Stored data
***
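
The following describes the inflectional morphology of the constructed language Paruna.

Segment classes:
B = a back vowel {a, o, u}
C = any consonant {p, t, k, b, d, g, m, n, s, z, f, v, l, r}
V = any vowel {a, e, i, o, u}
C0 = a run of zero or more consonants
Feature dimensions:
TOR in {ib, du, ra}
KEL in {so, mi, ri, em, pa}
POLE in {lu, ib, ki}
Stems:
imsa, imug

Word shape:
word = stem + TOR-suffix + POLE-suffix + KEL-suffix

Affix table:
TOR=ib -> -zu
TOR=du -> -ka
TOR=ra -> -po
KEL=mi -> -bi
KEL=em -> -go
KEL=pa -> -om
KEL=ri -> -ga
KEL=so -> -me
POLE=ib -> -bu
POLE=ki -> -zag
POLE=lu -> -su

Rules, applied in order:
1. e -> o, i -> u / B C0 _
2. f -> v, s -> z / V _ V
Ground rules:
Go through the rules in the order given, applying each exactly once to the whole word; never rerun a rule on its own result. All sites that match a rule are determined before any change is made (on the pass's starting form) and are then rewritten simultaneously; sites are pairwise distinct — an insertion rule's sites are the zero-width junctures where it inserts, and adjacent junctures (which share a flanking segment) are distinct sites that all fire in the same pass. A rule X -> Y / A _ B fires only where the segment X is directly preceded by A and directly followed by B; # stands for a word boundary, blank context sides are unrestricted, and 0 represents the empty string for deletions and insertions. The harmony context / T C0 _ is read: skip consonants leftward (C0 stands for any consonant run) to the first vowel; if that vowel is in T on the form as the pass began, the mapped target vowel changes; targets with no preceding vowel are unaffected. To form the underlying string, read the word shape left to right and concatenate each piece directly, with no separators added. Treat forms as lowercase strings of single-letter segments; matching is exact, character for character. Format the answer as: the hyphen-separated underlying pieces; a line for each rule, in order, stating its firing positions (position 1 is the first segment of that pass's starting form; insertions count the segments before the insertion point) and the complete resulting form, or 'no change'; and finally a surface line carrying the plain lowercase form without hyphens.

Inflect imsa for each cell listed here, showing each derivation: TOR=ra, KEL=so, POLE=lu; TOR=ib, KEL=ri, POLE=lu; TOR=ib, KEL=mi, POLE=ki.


cell TOR=ra, KEL=so, POLE=lu:
underlying: imsa-po-su-me
1. e -> o, i -> u / B C0 _: fires at position(s) 10: imsaposumo
2. f -> v, s -> z / V _ V: fires at position(s) 7: imsapozumo
surface: imsapozumo

cell TOR=ib, KEL=ri, POLE=lu:
underlying: imsa-zu-su-ga
1. e -> o, i -> u / B C0 _: no change
2. f -> v, s -> z / V _ V: fires at position(s) 7: imsazuzuga
surface: imsazuzuga

cell TOR=ib, KEL=mi, POLE=ki:
underlying: imsa-zu-zag-bi
1. e -> o, i -> u / B C0 _: fires at position(s) 11: imsazuzagbu
2. f -> v, s -> z / V _ V: no change
surface: imsazuzagbu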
***
WHAT YOU NEED TO DO -
Each and every entry needs to be repeated exactly.

TASK SOLUTION -
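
The following describes the inflectional morphology of the constructed language Paruna.

Segment classes:
B = a back vowel {a, o, u}
C = any consonant {p, t, k, b, d, g, m, n, s, z, f, v, l, r}
V = any vowel {a, e, i, o, u}
C0 = a run of zero or more consonants
Feature dimensions:
TOR in {ib, du, ra}
KEL in {so, mi, ri, em, pa}
POLE in {lu, ib, ki}
Stems:
imsa, imug

Word shape:
word = stem + TOR-suffix + POLE-suffix + KEL-suffix

Affix table:
TOR=ib -> -zu
TOR=du -> -ka
TOR=ra -> -po
KEL=mi -> -bi
KEL=em -> -go
KEL=pa -> -om
KEL=ri -> -ga
KEL=so -> -me
POLE=ib -> -bu
POLE=ki -> -zag
POLE=lu -> -su

Rules, applied in order:
1. e -> o, i -> u / B C0 _
2. f -> v, s -> z / V _ V
Ground rules:
Go through the rules in the order given, applying each exactly once to the whole word; never rerun a rule on its own result. All sites that match a rule are determined before any change is made (on the pass's starting form) and are then rewritten simultaneously; sites are pairwise distinct — an insertion rule's sites are the zero-width junctures where it inserts, and adjacent junctures (which share a flanking segment) are distinct sites that all fire in the same pass. A rule X -> Y / A _ B fires only where the segment X is directly preceded by A and directly followed by B; # stands for a word boundary, blank context sides are unrestricted, and 0 represents the empty string for deletions and insertions. The harmony context / T C0 _ is read: skip consonants leftward (C0 stands for any consonant run) to the first vowel; if that vowel is in T on the form as the pass began, the mapped target vowel changes; targets with no preceding vowel are unaffected. To form the underlying string, read the word shape left to right and concatenate each piece directly, with no separators added. Treat forms as lowercase strings of single-letter segments; matching is exact, character for character. Format the answer as: the hyphen-separated underlying pieces; a line for each rule, in order, stating its firing positions (position 1 is the first segment of that pass's starting form; insertions count the segments before the insertion point) and the complete resulting form, or 'no change'; and finally a surface line carrying the plain lowercase form without hyphens.

Inflect imsa for each cell listed here, showing each derivation: TOR=ra, KEL=so, POLE=lu; TOR=ib, KEL=ri, POLE=lu; TOR=ib, KEL=mi, POLE=ki.


cell TOR=ra, KEL=so, POLE=lu:
underlying: imsa-po-su-me
1. e -> o, i -> u / B C0 _: fires at position(s) 10: imsaposumo
2. f -> v, s -> z / V _ V: fires at position(s) 7: imsapozumo
surface: imsapozumo

cell TOR=ib, KEL=ri, POLE=lu:
underlying: imsa-zu-su-ga
1. e -> o, i -> u / B C0 _: no change
2. f -> v, s -> z / V _ V: fires at position(s) 7: imsazuzuga
surface: imsazuzuga

cell TOR=ib, KEL=mi, POLE=ki:
underlying: imsa-zu-zag-bi
1. e -> o, i -> u / B C0 _: fires at position(s) 11: imsazuzagbu
2. f -> v, s -> z / V _ V: no change
surface: imsazuzagbu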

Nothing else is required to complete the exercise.